__Exercise prompt__:
Copy every line that holds the string "faces" from the data below.

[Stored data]
□ □ □ □ □ □ □
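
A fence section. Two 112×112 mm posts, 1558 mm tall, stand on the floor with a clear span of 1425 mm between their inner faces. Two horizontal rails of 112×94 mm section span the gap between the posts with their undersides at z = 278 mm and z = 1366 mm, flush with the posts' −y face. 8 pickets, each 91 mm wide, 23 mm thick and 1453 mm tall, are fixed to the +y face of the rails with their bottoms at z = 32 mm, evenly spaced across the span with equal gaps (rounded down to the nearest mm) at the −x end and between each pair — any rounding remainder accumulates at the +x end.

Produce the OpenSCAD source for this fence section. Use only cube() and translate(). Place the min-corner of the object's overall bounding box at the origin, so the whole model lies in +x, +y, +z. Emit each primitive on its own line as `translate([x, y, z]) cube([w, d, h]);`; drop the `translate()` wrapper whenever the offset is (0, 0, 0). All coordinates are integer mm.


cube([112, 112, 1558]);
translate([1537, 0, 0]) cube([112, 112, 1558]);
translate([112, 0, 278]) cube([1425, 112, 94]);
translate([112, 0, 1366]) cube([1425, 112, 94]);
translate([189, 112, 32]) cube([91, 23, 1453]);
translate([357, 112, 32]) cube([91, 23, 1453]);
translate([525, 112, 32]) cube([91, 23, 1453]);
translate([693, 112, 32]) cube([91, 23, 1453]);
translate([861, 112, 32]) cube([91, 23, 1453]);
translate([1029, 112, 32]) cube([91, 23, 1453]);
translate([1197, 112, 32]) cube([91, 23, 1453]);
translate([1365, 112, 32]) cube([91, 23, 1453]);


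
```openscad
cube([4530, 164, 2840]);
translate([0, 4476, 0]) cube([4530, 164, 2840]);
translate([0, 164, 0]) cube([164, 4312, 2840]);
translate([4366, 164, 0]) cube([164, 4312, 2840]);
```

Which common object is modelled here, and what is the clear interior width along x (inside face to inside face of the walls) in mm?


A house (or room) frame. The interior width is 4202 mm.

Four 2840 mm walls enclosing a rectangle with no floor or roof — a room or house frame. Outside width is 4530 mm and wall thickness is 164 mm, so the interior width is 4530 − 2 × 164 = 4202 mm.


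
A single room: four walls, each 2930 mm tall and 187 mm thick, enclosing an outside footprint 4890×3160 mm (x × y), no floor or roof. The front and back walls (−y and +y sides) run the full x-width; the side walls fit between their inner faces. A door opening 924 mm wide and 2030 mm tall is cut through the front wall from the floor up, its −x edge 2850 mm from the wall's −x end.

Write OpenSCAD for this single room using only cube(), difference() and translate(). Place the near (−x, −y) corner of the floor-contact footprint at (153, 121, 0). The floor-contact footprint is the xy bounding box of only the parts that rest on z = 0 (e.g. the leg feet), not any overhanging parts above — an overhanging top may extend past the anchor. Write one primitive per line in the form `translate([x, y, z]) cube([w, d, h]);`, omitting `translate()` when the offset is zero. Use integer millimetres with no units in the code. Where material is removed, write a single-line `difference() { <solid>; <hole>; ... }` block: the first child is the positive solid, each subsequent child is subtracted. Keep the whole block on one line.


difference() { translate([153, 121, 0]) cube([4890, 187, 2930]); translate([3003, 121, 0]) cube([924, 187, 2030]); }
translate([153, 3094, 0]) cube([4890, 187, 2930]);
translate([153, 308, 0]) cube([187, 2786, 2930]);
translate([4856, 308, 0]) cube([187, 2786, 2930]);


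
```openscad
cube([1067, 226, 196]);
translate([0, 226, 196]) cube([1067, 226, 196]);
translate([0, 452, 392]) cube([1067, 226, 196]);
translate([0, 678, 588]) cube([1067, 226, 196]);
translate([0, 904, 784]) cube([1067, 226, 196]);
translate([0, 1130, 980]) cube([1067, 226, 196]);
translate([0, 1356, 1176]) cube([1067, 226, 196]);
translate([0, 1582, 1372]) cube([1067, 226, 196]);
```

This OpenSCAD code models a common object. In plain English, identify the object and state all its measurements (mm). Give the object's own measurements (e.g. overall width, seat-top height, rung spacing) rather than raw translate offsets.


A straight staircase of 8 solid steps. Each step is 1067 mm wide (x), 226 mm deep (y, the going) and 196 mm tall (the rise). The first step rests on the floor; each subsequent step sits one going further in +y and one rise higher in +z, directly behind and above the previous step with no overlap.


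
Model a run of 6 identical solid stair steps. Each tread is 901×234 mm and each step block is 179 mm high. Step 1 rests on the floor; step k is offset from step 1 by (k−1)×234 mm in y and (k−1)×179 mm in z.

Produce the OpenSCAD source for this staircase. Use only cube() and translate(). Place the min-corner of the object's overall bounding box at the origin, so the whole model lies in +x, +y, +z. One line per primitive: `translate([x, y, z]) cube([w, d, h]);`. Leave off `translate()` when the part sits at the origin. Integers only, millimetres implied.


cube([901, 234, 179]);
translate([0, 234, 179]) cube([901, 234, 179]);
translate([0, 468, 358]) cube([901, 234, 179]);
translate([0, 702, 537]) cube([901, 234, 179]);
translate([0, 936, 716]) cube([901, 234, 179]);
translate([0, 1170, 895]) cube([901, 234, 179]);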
□ □ □ □ □ □ □
__Response below__:
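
A fence section. Two 112×112 mm posts, 1558 mm tall, stand on the floor with a clear span of 1425 mm between their inner faces. Two horizontal rails of 112×94 mm section span the gap between the posts with their undersides at z = 278 mm and z = 1366 mm, flush with the posts' −y face. 8 pickets, each 91 mm wide, 23 mm thick and 1453 mm tall, are fixed to the +y face of the rails with their bottoms at z = 32 mm, evenly spaced across the span with equal gaps (rounded down to the nearest mm) at the −x end and between each pair — any rounding remainder accumulates at the +x end.
A single room: four walls, each 2930 mm tall and 187 mm thick, enclosing an outside footprint 4890×3160 mm (x × y), no floor or roof. The front and back walls (−y and +y sides) run the full x-width; the side walls fit between their inner faces. A door opening 924 mm wide and 2030 mm tall is cut through the front wall from the floor up, its −x edge 2850 mm from the wall's −x end.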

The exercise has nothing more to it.